** PROBLEM TO WORK ON **
Lines with "What": please show every one of them from the listing below.

** RECORDS FOR THE EXERCISE **
::::::::

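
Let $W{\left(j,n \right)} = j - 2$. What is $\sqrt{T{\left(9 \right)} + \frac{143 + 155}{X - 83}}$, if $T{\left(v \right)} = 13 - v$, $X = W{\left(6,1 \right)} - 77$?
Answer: $\frac{\sqrt{12714}}{78} \approx 1.4456$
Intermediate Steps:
$W{\left(j,n \right)} = -2 + j$
$X = -73$ ($X = \left(-2 + 6\right) - 77 = 4 - 77 = -73$)
$\sqrt{T{\left(9 \right)} + \frac{143 + 155}{X - 83}} = \sqrt{\left(13 - 9\right) + \frac{143 + 155}{-73 - 83}} = \sqrt{\left(13 - 9\right) + \frac{298}{-156}} = \sqrt{4 + 298 \left(- \frac{1}{156}\right)} = \sqrt{4 - \frac{149}{78}} = \sqrt{\frac{163}{78}} = \frac{\sqrt{12714}}{78}$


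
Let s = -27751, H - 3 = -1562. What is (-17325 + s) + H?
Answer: -46635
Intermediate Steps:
H = -1559 (H = 3 - 1562 = -1559)
(-17325 + s) + H = (-17325 - 27751) - 1559 = -45076 - 1559 = -46635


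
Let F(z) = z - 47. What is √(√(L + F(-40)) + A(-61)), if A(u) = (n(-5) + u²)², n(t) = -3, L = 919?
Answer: 2*√(3455881 + 2*√13) ≈ 3718.0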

::::::::

** SOLUTION TO THIS PROBLEM **
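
Let $W{\left(j,n \right)} = j - 2$. What is $\sqrt{T{\left(9 \right)} + \frac{143 + 155}{X - 83}}$, if $T{\left(v \right)} = 13 - v$, $X = W{\left(6,1 \right)} - 77$?
Let s = -27751, H - 3 = -1562. What is (-17325 + s) + H?
Let F(z) = z - 47. What is √(√(L + F(-40)) + A(-61)), if A(u) = (n(-5) + u²)², n(t) = -3, L = 919?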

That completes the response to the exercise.